- The task
Output exactly the lines below, starting with the line that has "P = [2 0; 0 2]" and going on through the line that has "step 2: z = [-2]", both included, and no other lines.

──────── Supplied material

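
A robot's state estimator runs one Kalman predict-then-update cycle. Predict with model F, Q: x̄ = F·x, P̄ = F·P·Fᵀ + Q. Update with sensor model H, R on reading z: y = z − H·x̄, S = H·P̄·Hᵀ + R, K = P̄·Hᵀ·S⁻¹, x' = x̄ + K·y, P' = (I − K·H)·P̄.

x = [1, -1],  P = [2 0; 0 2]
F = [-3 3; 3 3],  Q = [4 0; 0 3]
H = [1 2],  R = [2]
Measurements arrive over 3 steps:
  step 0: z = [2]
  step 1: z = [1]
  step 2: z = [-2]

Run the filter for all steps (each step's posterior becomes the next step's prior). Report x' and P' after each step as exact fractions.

step 0: x̄ = F·x = [-6, 0]
step 0: P̄ = F·P·Fᵀ + Q = [40 0; 0 39]
step 0: y = z − H·x̄ = [8]
step 0: S = H·P̄·Hᵀ + R = [198]
step 0: K = P̄·Hᵀ·S⁻¹ = [20/99; 13/33]
step 0: x' = x̄ + K·y = [-434/99, 104/33]
step 0: P' = (I − K·H)·P̄ = [3160/99 -520/33; -520/33 91/11]
step 1: x̄ = F·x = [746/33, -122/33]
step 1: P̄ = F·P·Fᵀ + Q = [7143/11 -2341/11; -2341/11 892/11]
step 1: y = z − H·x̄ = [-469/33]
step 1: S = H·P̄·Hᵀ + R = [1369/11]
step 1: K = P̄·Hᵀ·S⁻¹ = [2461/1369; -557/1369]
step 1: x' = x̄ + K·y = [-12085/4107, 2855/1369]
step 1: P' = (I − K·H)·P̄ = [338386/1369 -166732/1369; -166732/1369 82809/1369]
step 2: x̄ = F·x = [20650/1369, -3520/1369]
step 2: P̄ = F·P·Fᵀ + Q = [6797407/1369 -2300193/1369; -2300193/1369 793686/1369]
step 2: y = z − H·x̄ = [-16348/1369]
step 2: S = H·P̄·Hᵀ + R = [774117/1369]
step 2: K = P̄·Hᵀ·S⁻¹ = [2197021/774117; -237607/258039]
step 2: x' = x̄ + K·y = [-14559082/774117, 2173924/258039]
step 2: P' = (I − K·H)·P̄ = [317813762/774117 -52236620/258039; -52236620/258039 8626901/86013]

step 0: x' = [-434/99, 104/33], P' = [3160/99 -520/33; -520/33 91/11]
step 1: x' = [-12085/4107, 2855/1369], P' = [338386/1369 -166732/1369; -166732/1369 82809/1369]
step 2: x' = [-14559082/774117, 2173924/258039], P' = [317813762/774117 -52236620/258039; -52236620/258039 8626901/86013]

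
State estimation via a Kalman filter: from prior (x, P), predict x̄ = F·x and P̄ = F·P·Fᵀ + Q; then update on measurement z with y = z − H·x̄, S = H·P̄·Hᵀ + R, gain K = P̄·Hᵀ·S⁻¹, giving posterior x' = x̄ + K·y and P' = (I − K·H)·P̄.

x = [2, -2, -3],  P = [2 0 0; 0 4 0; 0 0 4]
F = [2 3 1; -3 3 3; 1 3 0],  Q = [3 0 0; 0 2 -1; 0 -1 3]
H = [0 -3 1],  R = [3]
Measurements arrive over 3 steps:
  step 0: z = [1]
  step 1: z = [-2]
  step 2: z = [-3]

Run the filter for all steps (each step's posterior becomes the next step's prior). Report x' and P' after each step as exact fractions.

step 0: x' = [227/349, -166/349, -62/349], P' = [15487/349 4166/349 12396/349; 4166/349 3207/698 4440/349; 12396/349 4440/349 13251/349]
step 1: x' = [-15522/438547, 188839/438547, -297011/438547], P' = [544616109/877094 90949387/877094 272793669/877094; 90949387/877094 15915671/877094 46865295/877094; 272793669/877094 46865295/877094 140575731/877094]
step 2: x' = [-12796006058/3830729029, 2951505564/3830729029, -2632269423/3830729029], P' = [1556460006201/3830729029 254527362323/3830729029 770830930371/3830729029; 254527362323/3830729029 134393162173/11492187087 131772383864/3830729029; 770830930371/3830729029 131772383864/3830729029 398944372470/3830729029]

step 0: x̄ = F·x = [-5, -21, -4]
step 0: P̄ = F·P·Fᵀ + Q = [51 36 40; 36 92 29; 40 29 41]
step 0: y = z − H·x̄ = [-58]
step 0: S = H·P̄·Hᵀ + R = [698]
step 0: K = P̄·Hᵀ·S⁻¹ = [-34/349; -247/698; -23/349]
step 0: x' = x̄ + K·y = [227/349, -166/349, -62/349]
step 0: P' = (I − K·H)·P̄ = [15487/349 4166/349 12396/349; 4166/349 3207/698 4440/349; 12396/349 4440/349 13251/349]
step 1: x̄ = F·x = [-106/349, -1365/349, -271/349]
step 1: P̄ = F·P·Fᵀ + Q = [433787/698 78465/698 217231/698; 78465/698 111151/698 39547/698; 217231/698 39547/698 111923/698]
step 1: y = z − H·x̄ = [-4522/349]
step 1: S = H·P̄·Hᵀ + R = [438547/349]
step 1: K = P̄·Hᵀ·S⁻¹ = [-9082/438547; -146953/438547; -3359/438547]
step 1: x' = x̄ + K·y = [-15522/438547, 188839/438547, -297011/438547]
step 1: P' = (I − K·H)·P̄ = [544616109/877094 90949387/877094 272793669/877094; 90949387/877094 15915671/877094 46865295/877094; 272793669/877094 46865295/877094 140575731/877094]
step 2: x̄ = F·x = [238462/438547, -277950/438547, 550995/438547]
step 2: P̄ = F·P·Fᵀ + Q = [2464335789/438547 -797406018/438547 1232203647/438547; -797406018/438547 607922089/877094 -398506021/438547; 1232203647/438547 -398506021/438547 618092376/438547]
step 2: y = z − H·x̄ = [-2700486/438547]
step 2: S = H·P̄·Hᵀ + R = [11492187087/877094]
step 2: K = P̄·Hᵀ·S⁻¹ = [2416281134/3830729029; -2620778309/11492187087; 1209073626/3830729029]
step 2: x' = x̄ + K·y = [-12796006058/3830729029, 2951505564/3830729029, -2632269423/3830729029]
step 2: P' = (I − K·H)·P̄ = [1556460006201/3830729029 254527362323/3830729029 770830930371/3830729029; 254527362323/3830729029 134393162173/11492187087 131772383864/3830729029; 770830930371/3830729029 131772383864/3830729029 398944372470/3830729029]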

────────────────

- Solution to the problem
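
x = [1, -1],  P = [2 0; 0 2]
F = [-3 3; 3 3],  Q = [4 0; 0 3]
H = [1 2],  R = [2]
Measurements arrive over 3 steps:
  step 0: z = [2]
  step 1: z = [1]
  step 2: z = [-2]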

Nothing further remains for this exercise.